## Description of the task
Every entry below is to be retyped exactly as it appears.

= = = =

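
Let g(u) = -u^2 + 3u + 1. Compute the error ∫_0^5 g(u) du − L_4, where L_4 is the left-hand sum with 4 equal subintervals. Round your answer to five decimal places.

Exact integral: ∫_0^5 g(u) du ≈ 0.8333333.
L_4 = 5.78125.
Error ≈ 0.8333333 − 5.78125 ≈ -4.94792.

-4.94792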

= = = =

## Task output
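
Let g(u) = -u^2 + 3u + 1. Compute the error ∫_0^5 g(u) du − L_4, where L_4 is the left-hand sum with 4 equal subintervals. Round your answer to five decimal places.

Exact integral: ∫_0^5 g(u) du ≈ 0.8333333.
L_4 = 5.78125.
Error ≈ 0.8333333 − 5.78125 ≈ -4.94792.

-4.94792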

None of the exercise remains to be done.